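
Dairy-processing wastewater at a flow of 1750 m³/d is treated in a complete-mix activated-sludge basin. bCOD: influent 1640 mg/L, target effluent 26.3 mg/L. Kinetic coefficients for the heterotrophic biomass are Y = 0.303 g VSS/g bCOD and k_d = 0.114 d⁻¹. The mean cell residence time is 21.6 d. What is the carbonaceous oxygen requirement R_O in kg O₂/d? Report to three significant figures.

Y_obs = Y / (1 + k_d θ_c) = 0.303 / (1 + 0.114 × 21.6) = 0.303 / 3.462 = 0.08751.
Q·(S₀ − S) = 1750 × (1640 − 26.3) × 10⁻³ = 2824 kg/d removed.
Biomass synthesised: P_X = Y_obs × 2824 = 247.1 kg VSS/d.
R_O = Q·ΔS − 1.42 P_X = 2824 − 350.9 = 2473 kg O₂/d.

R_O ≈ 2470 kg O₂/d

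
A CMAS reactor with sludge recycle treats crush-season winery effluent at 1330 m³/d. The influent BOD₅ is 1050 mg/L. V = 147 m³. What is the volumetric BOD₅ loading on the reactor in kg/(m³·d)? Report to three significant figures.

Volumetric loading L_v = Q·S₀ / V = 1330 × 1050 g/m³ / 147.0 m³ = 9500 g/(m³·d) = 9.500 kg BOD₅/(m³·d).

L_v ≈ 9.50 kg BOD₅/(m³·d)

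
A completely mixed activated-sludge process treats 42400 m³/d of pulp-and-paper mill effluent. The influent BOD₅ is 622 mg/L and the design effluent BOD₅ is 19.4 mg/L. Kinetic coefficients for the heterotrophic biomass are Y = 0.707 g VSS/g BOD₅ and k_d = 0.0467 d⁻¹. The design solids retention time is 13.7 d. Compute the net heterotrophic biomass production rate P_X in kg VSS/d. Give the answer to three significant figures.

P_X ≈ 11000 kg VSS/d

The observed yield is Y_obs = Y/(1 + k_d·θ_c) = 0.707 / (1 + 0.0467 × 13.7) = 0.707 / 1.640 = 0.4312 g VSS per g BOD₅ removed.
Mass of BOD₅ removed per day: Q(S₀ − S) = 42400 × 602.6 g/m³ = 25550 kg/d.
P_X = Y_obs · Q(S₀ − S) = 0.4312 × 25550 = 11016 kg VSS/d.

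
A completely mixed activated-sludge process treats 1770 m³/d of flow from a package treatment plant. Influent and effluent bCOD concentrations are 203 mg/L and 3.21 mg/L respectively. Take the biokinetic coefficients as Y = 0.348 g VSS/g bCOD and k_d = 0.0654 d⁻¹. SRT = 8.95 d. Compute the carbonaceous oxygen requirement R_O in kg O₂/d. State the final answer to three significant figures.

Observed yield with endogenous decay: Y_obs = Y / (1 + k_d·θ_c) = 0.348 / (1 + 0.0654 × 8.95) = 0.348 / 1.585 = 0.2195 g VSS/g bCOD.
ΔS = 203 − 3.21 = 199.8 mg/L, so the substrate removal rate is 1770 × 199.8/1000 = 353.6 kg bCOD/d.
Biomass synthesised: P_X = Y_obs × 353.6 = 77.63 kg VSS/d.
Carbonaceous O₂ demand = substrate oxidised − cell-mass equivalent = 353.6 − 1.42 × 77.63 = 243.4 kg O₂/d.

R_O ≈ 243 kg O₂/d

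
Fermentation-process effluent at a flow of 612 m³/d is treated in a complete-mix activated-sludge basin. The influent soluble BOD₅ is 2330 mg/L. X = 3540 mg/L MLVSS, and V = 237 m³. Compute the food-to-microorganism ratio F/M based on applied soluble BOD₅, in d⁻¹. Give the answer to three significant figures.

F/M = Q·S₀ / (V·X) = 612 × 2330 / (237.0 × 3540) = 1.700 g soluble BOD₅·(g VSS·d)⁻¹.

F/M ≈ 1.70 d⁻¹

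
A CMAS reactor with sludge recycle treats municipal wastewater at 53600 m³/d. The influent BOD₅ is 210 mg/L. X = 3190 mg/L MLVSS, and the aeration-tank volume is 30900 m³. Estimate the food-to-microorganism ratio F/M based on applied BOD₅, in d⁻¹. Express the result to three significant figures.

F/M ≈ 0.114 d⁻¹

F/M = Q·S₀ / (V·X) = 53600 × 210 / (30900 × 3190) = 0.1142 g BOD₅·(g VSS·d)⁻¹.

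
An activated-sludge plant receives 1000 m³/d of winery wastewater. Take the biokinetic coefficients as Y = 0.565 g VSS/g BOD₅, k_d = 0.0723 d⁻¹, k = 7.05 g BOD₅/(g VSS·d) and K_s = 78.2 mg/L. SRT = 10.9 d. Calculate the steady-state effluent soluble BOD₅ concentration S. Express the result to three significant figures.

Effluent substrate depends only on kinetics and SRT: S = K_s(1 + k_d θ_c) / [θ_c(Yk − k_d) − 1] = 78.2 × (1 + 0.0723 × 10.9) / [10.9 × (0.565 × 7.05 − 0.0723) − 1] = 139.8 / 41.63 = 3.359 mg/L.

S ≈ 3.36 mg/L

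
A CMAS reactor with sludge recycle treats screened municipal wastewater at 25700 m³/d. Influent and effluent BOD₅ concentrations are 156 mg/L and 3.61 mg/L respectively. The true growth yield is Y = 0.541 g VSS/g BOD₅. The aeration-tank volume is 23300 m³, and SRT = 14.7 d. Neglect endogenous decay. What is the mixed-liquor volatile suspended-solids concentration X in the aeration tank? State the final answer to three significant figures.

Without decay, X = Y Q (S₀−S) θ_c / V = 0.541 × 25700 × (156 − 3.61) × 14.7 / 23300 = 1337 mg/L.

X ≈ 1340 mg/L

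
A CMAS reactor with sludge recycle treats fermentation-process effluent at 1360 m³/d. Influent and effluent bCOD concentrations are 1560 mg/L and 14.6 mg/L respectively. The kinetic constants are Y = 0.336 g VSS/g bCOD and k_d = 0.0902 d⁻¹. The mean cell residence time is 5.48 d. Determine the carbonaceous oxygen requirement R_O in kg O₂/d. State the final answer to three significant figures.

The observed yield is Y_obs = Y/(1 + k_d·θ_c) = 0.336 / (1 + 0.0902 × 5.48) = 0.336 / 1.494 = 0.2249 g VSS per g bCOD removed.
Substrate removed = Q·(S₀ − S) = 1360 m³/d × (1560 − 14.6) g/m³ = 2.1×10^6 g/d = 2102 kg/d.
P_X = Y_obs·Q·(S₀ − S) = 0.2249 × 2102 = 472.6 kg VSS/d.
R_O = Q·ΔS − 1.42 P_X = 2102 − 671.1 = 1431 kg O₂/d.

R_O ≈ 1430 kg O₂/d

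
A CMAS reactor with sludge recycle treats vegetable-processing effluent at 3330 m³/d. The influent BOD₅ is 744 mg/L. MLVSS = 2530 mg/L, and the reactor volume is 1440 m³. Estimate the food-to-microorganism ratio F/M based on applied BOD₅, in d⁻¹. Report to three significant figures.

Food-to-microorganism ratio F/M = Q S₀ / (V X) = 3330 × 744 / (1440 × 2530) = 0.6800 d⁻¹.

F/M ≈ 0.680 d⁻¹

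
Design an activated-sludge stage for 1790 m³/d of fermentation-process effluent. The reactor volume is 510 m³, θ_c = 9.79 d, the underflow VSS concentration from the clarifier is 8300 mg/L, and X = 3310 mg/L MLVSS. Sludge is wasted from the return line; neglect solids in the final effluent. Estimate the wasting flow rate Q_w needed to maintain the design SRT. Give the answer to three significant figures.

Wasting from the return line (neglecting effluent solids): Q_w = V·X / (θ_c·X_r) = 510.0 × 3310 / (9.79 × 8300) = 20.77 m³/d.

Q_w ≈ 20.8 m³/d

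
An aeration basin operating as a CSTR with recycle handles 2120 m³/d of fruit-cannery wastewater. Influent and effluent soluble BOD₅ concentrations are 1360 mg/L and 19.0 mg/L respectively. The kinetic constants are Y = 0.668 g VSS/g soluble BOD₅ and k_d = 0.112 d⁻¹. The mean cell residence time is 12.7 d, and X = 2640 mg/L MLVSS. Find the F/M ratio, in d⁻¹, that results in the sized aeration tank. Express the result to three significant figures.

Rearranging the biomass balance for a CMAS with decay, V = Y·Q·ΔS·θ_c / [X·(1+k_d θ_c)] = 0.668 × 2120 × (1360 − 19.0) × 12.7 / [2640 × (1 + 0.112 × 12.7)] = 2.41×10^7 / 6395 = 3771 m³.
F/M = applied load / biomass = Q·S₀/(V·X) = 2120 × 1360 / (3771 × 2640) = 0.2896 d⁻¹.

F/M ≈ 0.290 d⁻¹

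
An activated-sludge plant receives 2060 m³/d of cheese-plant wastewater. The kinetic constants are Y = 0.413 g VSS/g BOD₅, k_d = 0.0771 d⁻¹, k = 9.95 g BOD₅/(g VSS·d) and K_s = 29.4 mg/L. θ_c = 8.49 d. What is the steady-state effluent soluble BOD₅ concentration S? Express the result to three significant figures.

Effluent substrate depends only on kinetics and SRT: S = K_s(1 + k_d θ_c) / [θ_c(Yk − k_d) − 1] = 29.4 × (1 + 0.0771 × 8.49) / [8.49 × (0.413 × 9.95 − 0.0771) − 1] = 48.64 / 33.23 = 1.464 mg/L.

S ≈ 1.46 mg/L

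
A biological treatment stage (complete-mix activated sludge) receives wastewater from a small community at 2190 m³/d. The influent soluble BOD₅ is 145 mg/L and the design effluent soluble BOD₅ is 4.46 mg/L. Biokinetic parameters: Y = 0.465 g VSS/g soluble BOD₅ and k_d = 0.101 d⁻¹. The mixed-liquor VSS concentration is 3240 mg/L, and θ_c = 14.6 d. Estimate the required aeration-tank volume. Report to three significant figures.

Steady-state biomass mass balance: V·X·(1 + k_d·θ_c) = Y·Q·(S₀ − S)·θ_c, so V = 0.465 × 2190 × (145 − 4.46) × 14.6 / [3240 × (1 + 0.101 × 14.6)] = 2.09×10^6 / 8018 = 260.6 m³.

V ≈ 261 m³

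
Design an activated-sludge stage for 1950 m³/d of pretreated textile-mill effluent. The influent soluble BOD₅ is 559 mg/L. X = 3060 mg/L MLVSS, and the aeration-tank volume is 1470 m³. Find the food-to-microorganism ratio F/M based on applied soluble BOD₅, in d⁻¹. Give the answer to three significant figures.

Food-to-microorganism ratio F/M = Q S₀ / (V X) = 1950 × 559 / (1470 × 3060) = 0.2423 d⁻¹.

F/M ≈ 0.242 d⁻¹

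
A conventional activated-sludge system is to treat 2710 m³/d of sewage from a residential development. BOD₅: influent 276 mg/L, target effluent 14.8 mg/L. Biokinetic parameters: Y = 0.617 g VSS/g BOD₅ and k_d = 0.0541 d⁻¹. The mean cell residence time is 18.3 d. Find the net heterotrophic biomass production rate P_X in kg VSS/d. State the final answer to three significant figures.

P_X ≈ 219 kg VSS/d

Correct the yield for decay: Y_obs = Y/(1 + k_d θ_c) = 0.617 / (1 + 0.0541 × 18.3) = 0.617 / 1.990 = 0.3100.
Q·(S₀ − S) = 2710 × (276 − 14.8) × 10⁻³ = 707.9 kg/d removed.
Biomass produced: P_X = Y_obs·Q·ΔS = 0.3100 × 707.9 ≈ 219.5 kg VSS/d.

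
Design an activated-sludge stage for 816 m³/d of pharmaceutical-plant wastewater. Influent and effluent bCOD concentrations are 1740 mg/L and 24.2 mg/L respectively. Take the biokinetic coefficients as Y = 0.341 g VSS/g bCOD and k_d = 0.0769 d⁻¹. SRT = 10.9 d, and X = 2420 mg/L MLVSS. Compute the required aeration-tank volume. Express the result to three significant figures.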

==

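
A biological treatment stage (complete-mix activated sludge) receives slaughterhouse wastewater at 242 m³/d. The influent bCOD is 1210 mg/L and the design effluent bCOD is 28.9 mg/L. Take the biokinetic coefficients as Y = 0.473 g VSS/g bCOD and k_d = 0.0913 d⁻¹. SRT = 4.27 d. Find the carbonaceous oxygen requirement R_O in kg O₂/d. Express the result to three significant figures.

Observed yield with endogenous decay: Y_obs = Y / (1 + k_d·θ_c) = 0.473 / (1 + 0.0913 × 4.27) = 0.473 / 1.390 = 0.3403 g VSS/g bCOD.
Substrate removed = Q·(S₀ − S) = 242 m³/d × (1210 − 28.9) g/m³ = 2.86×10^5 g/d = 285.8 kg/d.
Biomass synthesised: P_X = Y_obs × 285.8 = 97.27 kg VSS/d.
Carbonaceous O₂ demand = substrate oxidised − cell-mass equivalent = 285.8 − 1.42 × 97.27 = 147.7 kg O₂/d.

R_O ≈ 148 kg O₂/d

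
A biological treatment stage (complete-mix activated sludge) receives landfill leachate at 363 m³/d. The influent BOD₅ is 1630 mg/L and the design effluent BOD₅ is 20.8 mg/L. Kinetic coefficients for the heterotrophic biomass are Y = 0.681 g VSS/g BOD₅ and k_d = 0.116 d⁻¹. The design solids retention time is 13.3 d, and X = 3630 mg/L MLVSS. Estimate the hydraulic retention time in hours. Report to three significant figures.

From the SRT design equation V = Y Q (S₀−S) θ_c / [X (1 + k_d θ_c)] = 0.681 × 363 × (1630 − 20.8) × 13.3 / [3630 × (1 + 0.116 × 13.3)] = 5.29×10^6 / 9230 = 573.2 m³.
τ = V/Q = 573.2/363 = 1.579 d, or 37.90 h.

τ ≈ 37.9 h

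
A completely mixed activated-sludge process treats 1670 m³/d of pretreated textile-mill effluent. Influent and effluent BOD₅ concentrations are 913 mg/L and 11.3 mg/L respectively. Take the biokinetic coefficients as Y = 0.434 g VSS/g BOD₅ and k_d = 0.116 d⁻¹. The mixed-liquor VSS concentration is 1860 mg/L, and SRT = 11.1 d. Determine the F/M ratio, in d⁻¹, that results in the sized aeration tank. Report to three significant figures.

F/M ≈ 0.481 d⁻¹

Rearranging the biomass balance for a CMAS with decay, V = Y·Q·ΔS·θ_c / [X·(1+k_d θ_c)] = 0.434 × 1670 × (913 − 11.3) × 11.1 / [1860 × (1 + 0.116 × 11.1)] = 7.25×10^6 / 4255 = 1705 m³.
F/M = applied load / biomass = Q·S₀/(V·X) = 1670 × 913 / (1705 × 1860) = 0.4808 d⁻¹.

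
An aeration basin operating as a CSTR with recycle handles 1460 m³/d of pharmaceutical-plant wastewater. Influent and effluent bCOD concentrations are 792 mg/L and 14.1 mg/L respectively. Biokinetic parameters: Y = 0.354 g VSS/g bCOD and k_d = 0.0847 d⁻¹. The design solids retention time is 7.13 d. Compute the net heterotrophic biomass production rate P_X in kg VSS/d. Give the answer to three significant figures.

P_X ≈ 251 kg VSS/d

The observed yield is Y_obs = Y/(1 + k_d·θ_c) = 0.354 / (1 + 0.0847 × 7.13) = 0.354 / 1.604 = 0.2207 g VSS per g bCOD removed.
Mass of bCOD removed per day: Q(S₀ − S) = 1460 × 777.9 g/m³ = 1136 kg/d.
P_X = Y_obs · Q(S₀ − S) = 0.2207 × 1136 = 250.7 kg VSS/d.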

_THE TASK_
Look back at the data above. Transcribe exactly the lines starting at the line that contains "A conventional activated-sludge" and ending at the line that contains "Design an activated-sludge stage for 816".

_SOLUTION TO THIS TASK_
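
A conventional activated-sludge system is to treat 2710 m³/d of sewage from a residential development. BOD₅: influent 276 mg/L, target effluent 14.8 mg/L. Biokinetic parameters: Y = 0.617 g VSS/g BOD₅ and k_d = 0.0541 d⁻¹. The mean cell residence time is 18.3 d. Find the net heterotrophic biomass production rate P_X in kg VSS/d. State the final answer to three significant figures.

P_X ≈ 219 kg VSS/d

Correct the yield for decay: Y_obs = Y/(1 + k_d θ_c) = 0.617 / (1 + 0.0541 × 18.3) = 0.617 / 1.990 = 0.3100.
Q·(S₀ − S) = 2710 × (276 − 14.8) × 10⁻³ = 707.9 kg/d removed.
Biomass produced: P_X = Y_obs·Q·ΔS = 0.3100 × 707.9 ≈ 219.5 kg VSS/d.

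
Design an activated-sludge stage for 816 m³/d of pharmaceutical-plant wastewater. Influent and effluent bCOD concentrations are 1740 mg/L and 24.2 mg/L respectively. Take the biokinetic coefficients as Y = 0.341 g VSS/g bCOD and k_d = 0.0769 d⁻¹. SRT = 10.9 d, and X = 2420 mg/L MLVSS. Compute the required aeration-tank volume. Express the result to three significant figures.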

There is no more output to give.